Collected data:
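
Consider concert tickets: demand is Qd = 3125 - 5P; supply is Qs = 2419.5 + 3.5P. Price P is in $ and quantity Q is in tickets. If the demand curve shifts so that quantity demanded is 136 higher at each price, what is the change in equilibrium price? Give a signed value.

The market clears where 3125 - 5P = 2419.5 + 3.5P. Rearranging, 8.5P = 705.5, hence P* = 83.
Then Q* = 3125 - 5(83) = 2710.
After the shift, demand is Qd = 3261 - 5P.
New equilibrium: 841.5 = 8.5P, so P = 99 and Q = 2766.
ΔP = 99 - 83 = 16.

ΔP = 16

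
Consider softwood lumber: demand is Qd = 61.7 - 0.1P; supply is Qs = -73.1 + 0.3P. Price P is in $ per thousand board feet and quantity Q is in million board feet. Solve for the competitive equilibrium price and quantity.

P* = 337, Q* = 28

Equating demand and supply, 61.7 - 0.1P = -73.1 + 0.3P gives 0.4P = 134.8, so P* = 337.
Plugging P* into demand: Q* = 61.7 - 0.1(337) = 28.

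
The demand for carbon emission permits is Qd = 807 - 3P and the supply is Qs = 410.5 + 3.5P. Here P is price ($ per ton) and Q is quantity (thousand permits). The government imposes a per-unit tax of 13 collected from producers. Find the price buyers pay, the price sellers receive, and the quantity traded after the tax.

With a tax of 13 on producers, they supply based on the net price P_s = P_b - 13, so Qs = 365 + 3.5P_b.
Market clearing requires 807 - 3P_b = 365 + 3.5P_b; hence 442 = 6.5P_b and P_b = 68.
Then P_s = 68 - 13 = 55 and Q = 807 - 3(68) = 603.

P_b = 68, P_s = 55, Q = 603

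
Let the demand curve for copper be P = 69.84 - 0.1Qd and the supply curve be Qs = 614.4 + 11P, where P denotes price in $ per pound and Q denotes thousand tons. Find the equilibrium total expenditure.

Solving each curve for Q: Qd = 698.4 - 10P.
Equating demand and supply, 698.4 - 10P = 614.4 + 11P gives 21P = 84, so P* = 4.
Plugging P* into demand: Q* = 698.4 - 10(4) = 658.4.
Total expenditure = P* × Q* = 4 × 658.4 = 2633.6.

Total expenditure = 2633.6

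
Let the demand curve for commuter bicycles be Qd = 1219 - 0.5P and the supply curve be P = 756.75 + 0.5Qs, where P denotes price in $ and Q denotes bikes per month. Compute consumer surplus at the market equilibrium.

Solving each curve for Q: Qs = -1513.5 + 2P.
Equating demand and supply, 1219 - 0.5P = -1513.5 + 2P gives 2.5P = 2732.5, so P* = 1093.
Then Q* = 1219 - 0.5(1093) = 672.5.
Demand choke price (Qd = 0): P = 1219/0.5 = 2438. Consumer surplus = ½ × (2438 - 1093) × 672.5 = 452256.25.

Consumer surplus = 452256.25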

==

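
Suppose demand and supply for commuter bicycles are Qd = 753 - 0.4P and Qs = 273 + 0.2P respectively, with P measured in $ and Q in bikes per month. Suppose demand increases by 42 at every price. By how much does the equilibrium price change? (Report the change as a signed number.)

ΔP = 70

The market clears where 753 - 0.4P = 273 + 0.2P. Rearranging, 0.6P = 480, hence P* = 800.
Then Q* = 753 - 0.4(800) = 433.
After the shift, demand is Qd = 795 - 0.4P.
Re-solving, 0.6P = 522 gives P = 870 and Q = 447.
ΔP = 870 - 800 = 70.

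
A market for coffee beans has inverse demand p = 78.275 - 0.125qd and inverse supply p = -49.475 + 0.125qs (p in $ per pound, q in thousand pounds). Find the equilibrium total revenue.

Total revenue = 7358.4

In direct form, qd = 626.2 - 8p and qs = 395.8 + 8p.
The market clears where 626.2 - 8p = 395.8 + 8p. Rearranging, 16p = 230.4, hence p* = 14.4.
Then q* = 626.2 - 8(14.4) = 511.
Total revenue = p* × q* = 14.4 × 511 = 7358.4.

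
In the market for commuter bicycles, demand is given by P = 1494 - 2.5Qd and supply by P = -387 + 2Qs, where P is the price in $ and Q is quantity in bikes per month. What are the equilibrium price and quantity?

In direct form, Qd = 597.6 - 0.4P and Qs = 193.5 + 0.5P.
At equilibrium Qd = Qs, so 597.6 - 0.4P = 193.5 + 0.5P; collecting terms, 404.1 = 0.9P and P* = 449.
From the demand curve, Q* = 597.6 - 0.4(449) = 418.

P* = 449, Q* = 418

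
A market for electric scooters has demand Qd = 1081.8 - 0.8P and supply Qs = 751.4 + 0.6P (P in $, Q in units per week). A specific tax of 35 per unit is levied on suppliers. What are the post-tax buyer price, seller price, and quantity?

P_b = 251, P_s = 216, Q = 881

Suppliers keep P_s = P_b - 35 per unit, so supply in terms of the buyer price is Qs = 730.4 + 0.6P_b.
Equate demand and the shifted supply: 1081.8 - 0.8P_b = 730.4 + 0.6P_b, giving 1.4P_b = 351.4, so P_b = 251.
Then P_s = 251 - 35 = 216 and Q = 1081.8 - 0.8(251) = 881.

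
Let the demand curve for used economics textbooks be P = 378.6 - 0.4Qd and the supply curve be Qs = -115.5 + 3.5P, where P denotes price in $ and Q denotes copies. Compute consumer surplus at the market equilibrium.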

==

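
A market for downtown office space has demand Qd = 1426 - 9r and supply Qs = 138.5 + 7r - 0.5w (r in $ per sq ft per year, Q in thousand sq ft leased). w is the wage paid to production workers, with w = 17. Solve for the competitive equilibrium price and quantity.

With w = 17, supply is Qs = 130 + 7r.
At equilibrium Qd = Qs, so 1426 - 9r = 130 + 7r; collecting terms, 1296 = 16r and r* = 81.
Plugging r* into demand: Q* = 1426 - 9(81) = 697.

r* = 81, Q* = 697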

- What needs to be done: Look above for the line containing "In the market" and the line containing "Let the demand curve for used". Transcribe both, with the lines between them, exactly.

- Written reply:
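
In the market for commuter bicycles, demand is given by P = 1494 - 2.5Qd and supply by P = -387 + 2Qs, where P is the price in $ and Q is quantity in bikes per month. What are the equilibrium price and quantity?

In direct form, Qd = 597.6 - 0.4P and Qs = 193.5 + 0.5P.
At equilibrium Qd = Qs, so 597.6 - 0.4P = 193.5 + 0.5P; collecting terms, 404.1 = 0.9P and P* = 449.
From the demand curve, Q* = 597.6 - 0.4(449) = 418.

P* = 449, Q* = 418

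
A market for electric scooters has demand Qd = 1081.8 - 0.8P and supply Qs = 751.4 + 0.6P (P in $, Q in units per week). A specific tax of 35 per unit is levied on suppliers. What are the post-tax buyer price, seller price, and quantity?

P_b = 251, P_s = 216, Q = 881

Suppliers keep P_s = P_b - 35 per unit, so supply in terms of the buyer price is Qs = 730.4 + 0.6P_b.
Equate demand and the shifted supply: 1081.8 - 0.8P_b = 730.4 + 0.6P_b, giving 1.4P_b = 351.4, so P_b = 251.
Then P_s = 251 - 35 = 216 and Q = 1081.8 - 0.8(251) = 881.

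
Let the demand curve for used economics textbooks be P = 378.6 - 0.4Qd and the supply curve be Qs = -115.5 + 3.5P, where P denotes price in $ and Q denotes copies. Compute consumer surplus at the market equilibrium.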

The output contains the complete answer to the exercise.